Stored records:

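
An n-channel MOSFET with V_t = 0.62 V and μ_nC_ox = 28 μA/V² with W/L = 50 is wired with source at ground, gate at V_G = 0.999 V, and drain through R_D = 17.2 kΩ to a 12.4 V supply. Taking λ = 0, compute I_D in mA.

I_D = 0.101 mA

V_GS = V_G = 0.999 V, so V_ov = 0.999 − 0.62 = 0.379 V.
k_n = μ_nC_ox · (W/L) = 1.4 mA/V².
Assume saturation: I_D = ½ k_n V_ov² = 0.5 × 1.4 × 0.379² = 0.101 mA, giving V_DS = V_DD − I_D R_D = 12.4 − 0.101 × 17.2 = 10.7 V.
V_DS = 10.7 V ≥ V_ov = 0.379 V, confirming saturation.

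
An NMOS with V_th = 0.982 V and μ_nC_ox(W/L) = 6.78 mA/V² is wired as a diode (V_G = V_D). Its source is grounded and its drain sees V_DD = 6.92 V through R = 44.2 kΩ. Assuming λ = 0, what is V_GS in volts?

With gate tied to drain, V_GS = V_DS ≥ V_GS − V_th, so the device is in saturation.
KCL at the drain: ½ k_n (V_GS − V_th)² = (V_DD − V_GS)/R.
Let x = V_GS − 0.982. Then 150 x² + x − 5.938 = 0, giving x = 0.196 V (positive root), so V_GS = 1.18 V.
I_D = (V_DD − V_GS)/R = (6.92 − 1.18) / 44.2 = 0.13 mA.

V_GS = 1.18 V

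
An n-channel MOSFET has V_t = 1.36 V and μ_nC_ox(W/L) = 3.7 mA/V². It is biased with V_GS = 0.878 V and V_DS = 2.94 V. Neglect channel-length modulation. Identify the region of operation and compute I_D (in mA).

V_GS = 0.878 V < V_t = 1.36 V, so the transistor is in cutoff.

Cutoff; I_D = 0 mA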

(TRY IT)
Could you reproduce the lines above, from the one that holds "An n-channel MOSFET has" through the last, exactly as they stand?

(OUTPUT)
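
An n-channel MOSFET has V_t = 1.36 V and μ_nC_ox(W/L) = 3.7 mA/V². It is biased with V_GS = 0.878 V and V_DS = 2.94 V. Neglect channel-length modulation. Identify the region of operation and compute I_D (in mA).

V_GS = 0.878 V < V_t = 1.36 V, so the transistor is in cutoff.

Cutoff; I_D = 0 mA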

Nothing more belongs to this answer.